▸ **Work item**
Your answer is a copy of every line in the records where "symmetric" appears.

[Stored data entries]
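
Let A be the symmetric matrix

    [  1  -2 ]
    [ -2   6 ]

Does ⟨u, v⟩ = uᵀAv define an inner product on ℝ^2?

yes

Leading principal minors: Δ_1 = 1, Δ_2 = 2.
All leading principal minors are positive, so by Sylvester's criterion Q is positive definite.
⟨·,·⟩ is an inner product exactly when A is positive definite.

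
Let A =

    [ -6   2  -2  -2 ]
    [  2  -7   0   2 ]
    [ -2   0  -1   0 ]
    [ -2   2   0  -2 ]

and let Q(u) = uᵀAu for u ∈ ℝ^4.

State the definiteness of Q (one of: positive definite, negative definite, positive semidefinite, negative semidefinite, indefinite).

Congruent diagonalization of A (simultaneous row and column reduction) yields pivots -6, -19/3, -5/19, 0.
So there are 3 negative, 1 zero pivots.
Hence Q is negative semidefinite.

negative semidefinite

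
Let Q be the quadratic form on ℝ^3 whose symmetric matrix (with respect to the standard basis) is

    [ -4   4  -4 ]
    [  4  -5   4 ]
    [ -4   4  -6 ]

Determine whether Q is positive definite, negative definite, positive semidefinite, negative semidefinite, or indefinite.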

▸ **Written solution**
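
Let A be the symmetric matrix
Let Q be the quadratic form on ℝ^3 whose symmetric matrix (with respect to the standard basis) is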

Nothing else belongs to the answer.